GIVEN ENTRIES section start
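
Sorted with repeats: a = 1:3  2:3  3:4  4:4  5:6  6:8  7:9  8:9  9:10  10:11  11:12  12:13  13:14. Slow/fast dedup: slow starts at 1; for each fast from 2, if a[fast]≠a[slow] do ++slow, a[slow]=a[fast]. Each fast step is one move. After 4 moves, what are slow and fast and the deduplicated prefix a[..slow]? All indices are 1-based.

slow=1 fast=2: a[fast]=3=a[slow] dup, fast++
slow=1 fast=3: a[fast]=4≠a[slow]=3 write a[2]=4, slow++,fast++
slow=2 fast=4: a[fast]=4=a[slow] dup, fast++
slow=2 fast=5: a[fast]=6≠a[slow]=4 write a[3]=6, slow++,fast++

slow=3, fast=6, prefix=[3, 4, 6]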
GIVEN ENTRIES section end
The records above need to be transcribed in full. Keep every character unchanged.

> RESPONSE AREA
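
Sorted with repeats: a = 1:3  2:3  3:4  4:4  5:6  6:8  7:9  8:9  9:10  10:11  11:12  12:13  13:14. Slow/fast dedup: slow starts at 1; for each fast from 2, if a[fast]≠a[slow] do ++slow, a[slow]=a[fast]. Each fast step is one move. After 4 moves, what are slow and fast and the deduplicated prefix a[..slow]? All indices are 1-based.

slow=1 fast=2: a[fast]=3=a[slow] dup, fast++
slow=1 fast=3: a[fast]=4≠a[slow]=3 write a[2]=4, slow++,fast++
slow=2 fast=4: a[fast]=4=a[slow] dup, fast++
slow=2 fast=5: a[fast]=6≠a[slow]=4 write a[3]=6, slow++,fast++

slow=3, fast=6, prefix=[3, 4, 6]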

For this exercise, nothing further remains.